-- Exercise data follows --

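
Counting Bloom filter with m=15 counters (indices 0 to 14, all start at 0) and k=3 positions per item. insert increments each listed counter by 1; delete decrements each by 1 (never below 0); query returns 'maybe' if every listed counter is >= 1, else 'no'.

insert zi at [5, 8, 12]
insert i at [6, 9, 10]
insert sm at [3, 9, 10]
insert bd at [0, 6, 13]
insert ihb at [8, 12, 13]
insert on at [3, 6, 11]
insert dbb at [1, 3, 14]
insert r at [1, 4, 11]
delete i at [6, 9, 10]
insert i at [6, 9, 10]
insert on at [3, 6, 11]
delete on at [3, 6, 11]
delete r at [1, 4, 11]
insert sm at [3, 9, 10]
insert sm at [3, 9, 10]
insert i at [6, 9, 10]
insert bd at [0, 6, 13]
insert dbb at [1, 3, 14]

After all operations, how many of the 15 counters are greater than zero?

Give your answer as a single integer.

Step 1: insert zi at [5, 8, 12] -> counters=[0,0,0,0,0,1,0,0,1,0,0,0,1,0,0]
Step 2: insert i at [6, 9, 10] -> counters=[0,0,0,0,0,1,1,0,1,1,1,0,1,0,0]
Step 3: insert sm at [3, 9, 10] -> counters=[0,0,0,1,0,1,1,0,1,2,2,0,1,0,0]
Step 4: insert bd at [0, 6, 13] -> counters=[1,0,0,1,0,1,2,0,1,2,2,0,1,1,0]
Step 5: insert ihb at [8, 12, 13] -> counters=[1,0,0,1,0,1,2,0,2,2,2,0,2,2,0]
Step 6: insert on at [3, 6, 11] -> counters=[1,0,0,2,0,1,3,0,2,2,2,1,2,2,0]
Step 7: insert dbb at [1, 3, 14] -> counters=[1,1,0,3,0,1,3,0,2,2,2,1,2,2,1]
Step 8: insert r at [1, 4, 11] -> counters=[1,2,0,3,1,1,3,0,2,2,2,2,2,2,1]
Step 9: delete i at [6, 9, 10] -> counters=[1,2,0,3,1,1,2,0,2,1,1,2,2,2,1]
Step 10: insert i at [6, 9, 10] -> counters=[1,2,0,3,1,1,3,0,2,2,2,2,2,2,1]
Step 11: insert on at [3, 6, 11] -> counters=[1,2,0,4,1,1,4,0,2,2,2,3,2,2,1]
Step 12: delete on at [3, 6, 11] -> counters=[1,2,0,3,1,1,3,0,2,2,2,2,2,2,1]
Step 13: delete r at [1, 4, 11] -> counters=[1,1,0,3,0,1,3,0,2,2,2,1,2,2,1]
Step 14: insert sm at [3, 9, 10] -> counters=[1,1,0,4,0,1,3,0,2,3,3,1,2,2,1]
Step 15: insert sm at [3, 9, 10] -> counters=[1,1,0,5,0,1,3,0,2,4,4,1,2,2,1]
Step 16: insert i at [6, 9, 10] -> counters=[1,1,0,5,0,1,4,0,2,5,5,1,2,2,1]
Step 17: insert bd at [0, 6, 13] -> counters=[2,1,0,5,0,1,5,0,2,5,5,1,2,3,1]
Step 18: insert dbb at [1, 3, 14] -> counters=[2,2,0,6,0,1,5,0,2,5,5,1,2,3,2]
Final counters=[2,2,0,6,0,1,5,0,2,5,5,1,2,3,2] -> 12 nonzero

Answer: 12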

-- Exercise data concluded --
-- Exercise data follows --

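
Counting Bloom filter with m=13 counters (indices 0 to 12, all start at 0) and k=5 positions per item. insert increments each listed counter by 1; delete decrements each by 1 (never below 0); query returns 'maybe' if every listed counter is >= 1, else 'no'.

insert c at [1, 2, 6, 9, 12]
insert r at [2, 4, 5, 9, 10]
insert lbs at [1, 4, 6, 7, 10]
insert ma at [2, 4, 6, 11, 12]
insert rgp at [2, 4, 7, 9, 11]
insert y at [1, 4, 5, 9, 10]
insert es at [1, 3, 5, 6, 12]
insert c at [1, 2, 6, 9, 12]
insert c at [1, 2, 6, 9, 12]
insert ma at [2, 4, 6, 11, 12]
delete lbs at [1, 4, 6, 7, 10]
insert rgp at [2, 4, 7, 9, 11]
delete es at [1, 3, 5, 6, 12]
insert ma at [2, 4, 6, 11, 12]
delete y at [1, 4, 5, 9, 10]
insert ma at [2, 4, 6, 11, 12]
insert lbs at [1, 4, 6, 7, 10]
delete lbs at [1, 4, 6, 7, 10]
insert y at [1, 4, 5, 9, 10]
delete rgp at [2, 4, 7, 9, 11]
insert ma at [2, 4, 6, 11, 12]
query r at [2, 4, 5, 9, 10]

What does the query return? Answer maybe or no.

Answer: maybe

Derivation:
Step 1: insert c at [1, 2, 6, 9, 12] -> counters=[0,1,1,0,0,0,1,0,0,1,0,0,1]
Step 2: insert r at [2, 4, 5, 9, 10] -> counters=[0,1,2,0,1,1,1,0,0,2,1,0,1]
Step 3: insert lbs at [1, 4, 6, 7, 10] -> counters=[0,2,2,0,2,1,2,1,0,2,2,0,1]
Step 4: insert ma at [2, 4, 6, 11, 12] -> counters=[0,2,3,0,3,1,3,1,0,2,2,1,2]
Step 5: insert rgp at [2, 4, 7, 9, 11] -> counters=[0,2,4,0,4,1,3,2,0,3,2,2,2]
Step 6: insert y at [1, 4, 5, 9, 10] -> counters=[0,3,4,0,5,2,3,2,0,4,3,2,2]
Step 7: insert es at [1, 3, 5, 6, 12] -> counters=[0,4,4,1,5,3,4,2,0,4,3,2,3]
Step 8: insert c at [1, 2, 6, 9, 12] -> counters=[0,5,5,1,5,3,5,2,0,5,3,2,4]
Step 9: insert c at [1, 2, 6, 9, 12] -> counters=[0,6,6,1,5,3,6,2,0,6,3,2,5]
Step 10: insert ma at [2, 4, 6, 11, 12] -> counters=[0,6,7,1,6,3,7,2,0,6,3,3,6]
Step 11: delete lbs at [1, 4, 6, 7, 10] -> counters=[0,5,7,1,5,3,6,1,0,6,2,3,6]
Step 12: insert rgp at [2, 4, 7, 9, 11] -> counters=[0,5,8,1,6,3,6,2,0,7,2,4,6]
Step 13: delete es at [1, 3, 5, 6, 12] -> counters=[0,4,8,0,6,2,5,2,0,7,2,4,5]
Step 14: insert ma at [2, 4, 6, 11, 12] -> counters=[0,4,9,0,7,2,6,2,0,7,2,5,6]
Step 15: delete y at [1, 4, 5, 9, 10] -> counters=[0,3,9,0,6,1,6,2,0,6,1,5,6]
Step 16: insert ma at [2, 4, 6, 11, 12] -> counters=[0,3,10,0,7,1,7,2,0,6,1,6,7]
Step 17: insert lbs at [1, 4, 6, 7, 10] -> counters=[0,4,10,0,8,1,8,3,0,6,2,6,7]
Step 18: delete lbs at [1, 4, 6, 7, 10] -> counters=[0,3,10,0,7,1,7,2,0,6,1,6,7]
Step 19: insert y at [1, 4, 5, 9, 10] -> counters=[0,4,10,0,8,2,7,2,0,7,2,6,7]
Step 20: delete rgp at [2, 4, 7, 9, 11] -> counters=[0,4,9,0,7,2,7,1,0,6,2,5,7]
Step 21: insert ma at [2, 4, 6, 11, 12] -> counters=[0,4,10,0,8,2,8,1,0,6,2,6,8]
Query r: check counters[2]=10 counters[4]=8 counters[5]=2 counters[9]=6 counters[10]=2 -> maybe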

-- Exercise data concluded --

Work task
Throughout the data above, copy all lines where the word "Counting" is found.

Response to this task
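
Counting Bloom filter with m=15 counters (indices 0 to 14, all start at 0) and k=3 positions per item. insert increments each listed counter by 1; delete decrements each by 1 (never below 0); query returns 'maybe' if every listed counter is >= 1, else 'no'.
Counting Bloom filter with m=13 counters (indices 0 to 12, all start at 0) and k=5 positions per item. insert increments each listed counter by 1; delete decrements each by 1 (never below 0); query returns 'maybe' if every listed counter is >= 1, else 'no'.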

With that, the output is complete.